WHAT YOU SHOULD DO: Nothing below is to be printed except the lines between the line holding "8. DATA S3 10" and the line holding "What are the final windows?", inclusive, each exactly as it appears.

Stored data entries
◆ ◆ ◆ ◆

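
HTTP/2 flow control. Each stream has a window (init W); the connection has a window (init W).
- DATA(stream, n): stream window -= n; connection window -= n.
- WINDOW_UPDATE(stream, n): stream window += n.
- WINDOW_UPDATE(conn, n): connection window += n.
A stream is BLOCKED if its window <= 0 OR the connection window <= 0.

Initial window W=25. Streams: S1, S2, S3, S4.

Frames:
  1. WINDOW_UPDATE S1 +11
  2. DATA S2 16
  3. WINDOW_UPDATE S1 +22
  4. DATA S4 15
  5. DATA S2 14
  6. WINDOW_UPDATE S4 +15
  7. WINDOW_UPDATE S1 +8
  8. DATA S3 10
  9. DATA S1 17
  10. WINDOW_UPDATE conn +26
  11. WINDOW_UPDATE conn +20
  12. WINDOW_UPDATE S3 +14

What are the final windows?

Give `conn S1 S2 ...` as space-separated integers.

Answer: -1 49 -5 29 25

Derivation:
Op 1: conn=25 S1=36 S2=25 S3=25 S4=25 blocked=[]
Op 2: conn=9 S1=36 S2=9 S3=25 S4=25 blocked=[]
Op 3: conn=9 S1=58 S2=9 S3=25 S4=25 blocked=[]
Op 4: conn=-6 S1=58 S2=9 S3=25 S4=10 blocked=[1, 2, 3, 4]
Op 5: conn=-20 S1=58 S2=-5 S3=25 S4=10 blocked=[1, 2, 3, 4]
Op 6: conn=-20 S1=58 S2=-5 S3=25 S4=25 blocked=[1, 2, 3, 4]
Op 7: conn=-20 S1=66 S2=-5 S3=25 S4=25 blocked=[1, 2, 3, 4]
Op 8: conn=-30 S1=66 S2=-5 S3=15 S4=25 blocked=[1, 2, 3, 4]
Op 9: conn=-47 S1=49 S2=-5 S3=15 S4=25 blocked=[1, 2, 3, 4]
Op 10: conn=-21 S1=49 S2=-5 S3=15 S4=25 blocked=[1, 2, 3, 4]
Op 11: conn=-1 S1=49 S2=-5 S3=15 S4=25 blocked=[1, 2, 3, 4]
Op 12: conn=-1 S1=49 S2=-5 S3=29 S4=25 blocked=[1, 2, 3, 4]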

◆ ◆ ◆ ◆

REPLY TO THE TASK:
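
  8. DATA S3 10
  9. DATA S1 17
  10. WINDOW_UPDATE conn +26
  11. WINDOW_UPDATE conn +20
  12. WINDOW_UPDATE S3 +14

What are the final windows?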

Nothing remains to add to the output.